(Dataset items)
━━━━━━━━━━

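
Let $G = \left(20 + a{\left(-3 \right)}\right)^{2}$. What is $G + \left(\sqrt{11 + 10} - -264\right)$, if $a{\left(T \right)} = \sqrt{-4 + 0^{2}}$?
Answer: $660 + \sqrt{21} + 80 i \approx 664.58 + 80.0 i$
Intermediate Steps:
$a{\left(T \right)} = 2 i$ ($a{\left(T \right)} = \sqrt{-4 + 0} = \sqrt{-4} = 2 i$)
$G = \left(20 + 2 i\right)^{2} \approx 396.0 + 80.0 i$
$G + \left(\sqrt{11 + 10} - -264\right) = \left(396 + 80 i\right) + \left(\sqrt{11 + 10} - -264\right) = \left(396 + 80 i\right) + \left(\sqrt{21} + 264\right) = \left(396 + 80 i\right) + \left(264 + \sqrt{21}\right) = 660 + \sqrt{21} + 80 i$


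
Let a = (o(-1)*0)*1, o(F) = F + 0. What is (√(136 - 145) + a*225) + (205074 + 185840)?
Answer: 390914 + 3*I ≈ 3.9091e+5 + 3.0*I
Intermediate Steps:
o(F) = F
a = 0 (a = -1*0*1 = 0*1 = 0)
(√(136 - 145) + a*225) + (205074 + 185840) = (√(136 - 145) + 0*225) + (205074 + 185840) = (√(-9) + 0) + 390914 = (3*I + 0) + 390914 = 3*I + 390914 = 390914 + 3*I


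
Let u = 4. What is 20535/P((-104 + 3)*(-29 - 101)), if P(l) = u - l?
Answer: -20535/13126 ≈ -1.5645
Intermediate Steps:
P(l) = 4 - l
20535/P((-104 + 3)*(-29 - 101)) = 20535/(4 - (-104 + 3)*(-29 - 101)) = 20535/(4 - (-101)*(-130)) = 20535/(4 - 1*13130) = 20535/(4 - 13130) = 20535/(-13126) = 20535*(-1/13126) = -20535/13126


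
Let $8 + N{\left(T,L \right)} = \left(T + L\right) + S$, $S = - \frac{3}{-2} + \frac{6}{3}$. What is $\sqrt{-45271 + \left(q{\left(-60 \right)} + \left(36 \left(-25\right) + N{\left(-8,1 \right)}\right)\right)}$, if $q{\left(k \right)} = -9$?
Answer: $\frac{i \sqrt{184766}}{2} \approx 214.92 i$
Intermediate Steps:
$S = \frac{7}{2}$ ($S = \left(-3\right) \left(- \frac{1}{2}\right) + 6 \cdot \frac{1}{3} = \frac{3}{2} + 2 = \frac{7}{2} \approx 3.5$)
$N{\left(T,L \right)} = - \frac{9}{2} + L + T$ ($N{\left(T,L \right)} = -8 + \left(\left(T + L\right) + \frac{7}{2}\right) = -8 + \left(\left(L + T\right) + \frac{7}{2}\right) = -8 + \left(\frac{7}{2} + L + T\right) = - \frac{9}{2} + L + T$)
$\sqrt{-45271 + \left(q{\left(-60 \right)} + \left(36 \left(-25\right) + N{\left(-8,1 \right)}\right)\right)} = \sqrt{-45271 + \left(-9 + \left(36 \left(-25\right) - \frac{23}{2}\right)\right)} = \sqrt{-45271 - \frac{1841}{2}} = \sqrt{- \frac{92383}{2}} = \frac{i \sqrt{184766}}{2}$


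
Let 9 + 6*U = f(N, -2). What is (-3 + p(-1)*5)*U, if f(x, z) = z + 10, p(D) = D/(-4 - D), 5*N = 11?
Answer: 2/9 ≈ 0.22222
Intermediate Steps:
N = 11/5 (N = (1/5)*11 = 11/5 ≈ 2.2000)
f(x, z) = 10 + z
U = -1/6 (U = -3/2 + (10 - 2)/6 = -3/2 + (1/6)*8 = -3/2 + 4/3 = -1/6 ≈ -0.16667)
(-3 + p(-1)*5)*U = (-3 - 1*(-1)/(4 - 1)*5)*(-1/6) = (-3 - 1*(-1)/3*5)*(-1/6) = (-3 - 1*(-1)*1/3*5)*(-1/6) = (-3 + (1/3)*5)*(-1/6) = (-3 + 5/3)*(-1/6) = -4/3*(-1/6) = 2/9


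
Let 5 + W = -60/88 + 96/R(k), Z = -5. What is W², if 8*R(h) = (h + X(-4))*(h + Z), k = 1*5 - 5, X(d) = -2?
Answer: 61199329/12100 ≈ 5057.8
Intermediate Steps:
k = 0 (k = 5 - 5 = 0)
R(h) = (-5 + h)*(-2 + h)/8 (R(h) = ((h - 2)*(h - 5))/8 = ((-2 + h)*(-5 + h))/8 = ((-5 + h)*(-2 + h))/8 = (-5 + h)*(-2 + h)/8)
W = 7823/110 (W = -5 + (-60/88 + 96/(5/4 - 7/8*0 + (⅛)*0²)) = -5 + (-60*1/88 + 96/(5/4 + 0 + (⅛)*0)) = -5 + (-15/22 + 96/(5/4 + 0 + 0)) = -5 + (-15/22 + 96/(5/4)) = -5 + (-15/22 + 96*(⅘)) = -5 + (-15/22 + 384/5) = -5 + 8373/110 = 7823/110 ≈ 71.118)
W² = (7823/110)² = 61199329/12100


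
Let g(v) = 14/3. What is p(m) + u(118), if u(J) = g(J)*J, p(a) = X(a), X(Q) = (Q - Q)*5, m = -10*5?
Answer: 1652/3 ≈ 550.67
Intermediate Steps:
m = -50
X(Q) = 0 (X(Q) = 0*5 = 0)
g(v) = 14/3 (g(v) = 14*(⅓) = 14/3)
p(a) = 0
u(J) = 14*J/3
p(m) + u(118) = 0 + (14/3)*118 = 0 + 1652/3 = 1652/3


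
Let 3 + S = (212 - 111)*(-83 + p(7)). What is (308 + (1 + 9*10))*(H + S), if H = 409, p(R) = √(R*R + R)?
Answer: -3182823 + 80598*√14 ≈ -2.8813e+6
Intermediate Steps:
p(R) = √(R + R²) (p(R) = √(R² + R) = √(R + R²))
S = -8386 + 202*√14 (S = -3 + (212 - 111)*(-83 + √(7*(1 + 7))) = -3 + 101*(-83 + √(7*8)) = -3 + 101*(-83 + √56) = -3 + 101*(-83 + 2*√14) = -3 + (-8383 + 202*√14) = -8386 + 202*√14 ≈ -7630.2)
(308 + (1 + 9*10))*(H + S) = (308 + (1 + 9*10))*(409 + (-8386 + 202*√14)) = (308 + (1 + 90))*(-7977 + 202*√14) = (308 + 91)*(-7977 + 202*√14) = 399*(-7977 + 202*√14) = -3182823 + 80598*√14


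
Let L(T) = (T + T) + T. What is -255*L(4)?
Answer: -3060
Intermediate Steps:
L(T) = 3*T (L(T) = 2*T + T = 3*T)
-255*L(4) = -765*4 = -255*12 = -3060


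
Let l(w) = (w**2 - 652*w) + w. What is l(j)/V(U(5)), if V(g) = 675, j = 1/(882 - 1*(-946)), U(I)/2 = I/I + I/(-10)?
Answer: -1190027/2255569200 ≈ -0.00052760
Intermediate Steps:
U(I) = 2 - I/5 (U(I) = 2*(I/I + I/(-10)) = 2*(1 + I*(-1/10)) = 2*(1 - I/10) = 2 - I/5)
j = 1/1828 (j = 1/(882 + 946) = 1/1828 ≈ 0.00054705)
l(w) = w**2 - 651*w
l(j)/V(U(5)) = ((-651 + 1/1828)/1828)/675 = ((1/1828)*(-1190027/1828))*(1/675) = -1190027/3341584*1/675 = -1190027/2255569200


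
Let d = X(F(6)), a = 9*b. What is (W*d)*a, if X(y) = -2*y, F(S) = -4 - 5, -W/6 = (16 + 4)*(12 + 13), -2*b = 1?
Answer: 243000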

━━━━━━━━━━

EXERCISE DETAILS ▸ Nothing in the data may differ; print all of it exactly as written.

FINAL ANSWER ▸
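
Let $G = \left(20 + a{\left(-3 \right)}\right)^{2}$. What is $G + \left(\sqrt{11 + 10} - -264\right)$, if $a{\left(T \right)} = \sqrt{-4 + 0^{2}}$?
Answer: $660 + \sqrt{21} + 80 i \approx 664.58 + 80.0 i$
Intermediate Steps:
$a{\left(T \right)} = 2 i$ ($a{\left(T \right)} = \sqrt{-4 + 0} = \sqrt{-4} = 2 i$)
$G = \left(20 + 2 i\right)^{2} \approx 396.0 + 80.0 i$
$G + \left(\sqrt{11 + 10} - -264\right) = \left(396 + 80 i\right) + \left(\sqrt{11 + 10} - -264\right) = \left(396 + 80 i\right) + \left(\sqrt{21} + 264\right) = \left(396 + 80 i\right) + \left(264 + \sqrt{21}\right) = 660 + \sqrt{21} + 80 i$


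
Let a = (o(-1)*0)*1, o(F) = F + 0. What is (√(136 - 145) + a*225) + (205074 + 185840)?
Answer: 390914 + 3*I ≈ 3.9091e+5 + 3.0*I
Intermediate Steps:
o(F) = F
a = 0 (a = -1*0*1 = 0*1 = 0)
(√(136 - 145) + a*225) + (205074 + 185840) = (√(136 - 145) + 0*225) + (205074 + 185840) = (√(-9) + 0) + 390914 = (3*I + 0) + 390914 = 3*I + 390914 = 390914 + 3*I


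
Let u = 4. What is 20535/P((-104 + 3)*(-29 - 101)), if P(l) = u - l?
Answer: -20535/13126 ≈ -1.5645
Intermediate Steps:
P(l) = 4 - l
20535/P((-104 + 3)*(-29 - 101)) = 20535/(4 - (-104 + 3)*(-29 - 101)) = 20535/(4 - (-101)*(-130)) = 20535/(4 - 1*13130) = 20535/(4 - 13130) = 20535/(-13126) = 20535*(-1/13126) = -20535/13126


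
Let $8 + N{\left(T,L \right)} = \left(T + L\right) + S$, $S = - \frac{3}{-2} + \frac{6}{3}$. What is $\sqrt{-45271 + \left(q{\left(-60 \right)} + \left(36 \left(-25\right) + N{\left(-8,1 \right)}\right)\right)}$, if $q{\left(k \right)} = -9$?
Answer: $\frac{i \sqrt{184766}}{2} \approx 214.92 i$
Intermediate Steps:
$S = \frac{7}{2}$ ($S = \left(-3\right) \left(- \frac{1}{2}\right) + 6 \cdot \frac{1}{3} = \frac{3}{2} + 2 = \frac{7}{2} \approx 3.5$)
$N{\left(T,L \right)} = - \frac{9}{2} + L + T$ ($N{\left(T,L \right)} = -8 + \left(\left(T + L\right) + \frac{7}{2}\right) = -8 + \left(\left(L + T\right) + \frac{7}{2}\right) = -8 + \left(\frac{7}{2} + L + T\right) = - \frac{9}{2} + L + T$)
$\sqrt{-45271 + \left(q{\left(-60 \right)} + \left(36 \left(-25\right) + N{\left(-8,1 \right)}\right)\right)} = \sqrt{-45271 + \left(-9 + \left(36 \left(-25\right) - \frac{23}{2}\right)\right)} = \sqrt{-45271 - \frac{1841}{2}} = \sqrt{- \frac{92383}{2}} = \frac{i \sqrt{184766}}{2}$


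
Let 9 + 6*U = f(N, -2). What is (-3 + p(-1)*5)*U, if f(x, z) = z + 10, p(D) = D/(-4 - D), 5*N = 11?
Answer: 2/9 ≈ 0.22222
Intermediate Steps:
N = 11/5 (N = (1/5)*11 = 11/5 ≈ 2.2000)
f(x, z) = 10 + z
U = -1/6 (U = -3/2 + (10 - 2)/6 = -3/2 + (1/6)*8 = -3/2 + 4/3 = -1/6 ≈ -0.16667)
(-3 + p(-1)*5)*U = (-3 - 1*(-1)/(4 - 1)*5)*(-1/6) = (-3 - 1*(-1)/3*5)*(-1/6) = (-3 - 1*(-1)*1/3*5)*(-1/6) = (-3 + (1/3)*5)*(-1/6) = (-3 + 5/3)*(-1/6) = -4/3*(-1/6) = 2/9


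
Let 5 + W = -60/88 + 96/R(k), Z = -5. What is W², if 8*R(h) = (h + X(-4))*(h + Z), k = 1*5 - 5, X(d) = -2?
Answer: 61199329/12100 ≈ 5057.8
Intermediate Steps:
k = 0 (k = 5 - 5 = 0)
R(h) = (-5 + h)*(-2 + h)/8 (R(h) = ((h - 2)*(h - 5))/8 = ((-2 + h)*(-5 + h))/8 = ((-5 + h)*(-2 + h))/8 = (-5 + h)*(-2 + h)/8)
W = 7823/110 (W = -5 + (-60/88 + 96/(5/4 - 7/8*0 + (⅛)*0²)) = -5 + (-60*1/88 + 96/(5/4 + 0 + (⅛)*0)) = -5 + (-15/22 + 96/(5/4 + 0 + 0)) = -5 + (-15/22 + 96/(5/4)) = -5 + (-15/22 + 96*(⅘)) = -5 + (-15/22 + 384/5) = -5 + 8373/110 = 7823/110 ≈ 71.118)
W² = (7823/110)² = 61199329/12100


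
Let g(v) = 14/3. What is p(m) + u(118), if u(J) = g(J)*J, p(a) = X(a), X(Q) = (Q - Q)*5, m = -10*5?
Answer: 1652/3 ≈ 550.67
Intermediate Steps:
m = -50
X(Q) = 0 (X(Q) = 0*5 = 0)
g(v) = 14/3 (g(v) = 14*(⅓) = 14/3)
p(a) = 0
u(J) = 14*J/3
p(m) + u(118) = 0 + (14/3)*118 = 0 + 1652/3 = 1652/3


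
Let 3 + S = (212 - 111)*(-83 + p(7)). What is (308 + (1 + 9*10))*(H + S), if H = 409, p(R) = √(R*R + R)?
Answer: -3182823 + 80598*√14 ≈ -2.8813e+6
Intermediate Steps:
p(R) = √(R + R²) (p(R) = √(R² + R) = √(R + R²))
S = -8386 + 202*√14 (S = -3 + (212 - 111)*(-83 + √(7*(1 + 7))) = -3 + 101*(-83 + √(7*8)) = -3 + 101*(-83 + √56) = -3 + 101*(-83 + 2*√14) = -3 + (-8383 + 202*√14) = -8386 + 202*√14 ≈ -7630.2)
(308 + (1 + 9*10))*(H + S) = (308 + (1 + 9*10))*(409 + (-8386 + 202*√14)) = (308 + (1 + 90))*(-7977 + 202*√14) = (308 + 91)*(-7977 + 202*√14) = 399*(-7977 + 202*√14) = -3182823 + 80598*√14


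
Let L(T) = (T + T) + T. What is -255*L(4)?
Answer: -3060
Intermediate Steps:
L(T) = 3*T (L(T) = 2*T + T = 3*T)
-255*L(4) = -765*4 = -255*12 = -3060


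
Let l(w) = (w**2 - 652*w) + w. What is l(j)/V(U(5)), if V(g) = 675, j = 1/(882 - 1*(-946)), U(I)/2 = I/I + I/(-10)?
Answer: -1190027/2255569200 ≈ -0.00052760
Intermediate Steps:
U(I) = 2 - I/5 (U(I) = 2*(I/I + I/(-10)) = 2*(1 + I*(-1/10)) = 2*(1 - I/10) = 2 - I/5)
j = 1/1828 (j = 1/(882 + 946) = 1/1828 ≈ 0.00054705)
l(w) = w**2 - 651*w
l(j)/V(U(5)) = ((-651 + 1/1828)/1828)/675 = ((1/1828)*(-1190027/1828))*(1/675) = -1190027/3341584*1/675 = -1190027/2255569200


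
Let d = X(F(6)), a = 9*b. What is (W*d)*a, if X(y) = -2*y, F(S) = -4 - 5, -W/6 = (16 + 4)*(12 + 13), -2*b = 1?
Answer: 243000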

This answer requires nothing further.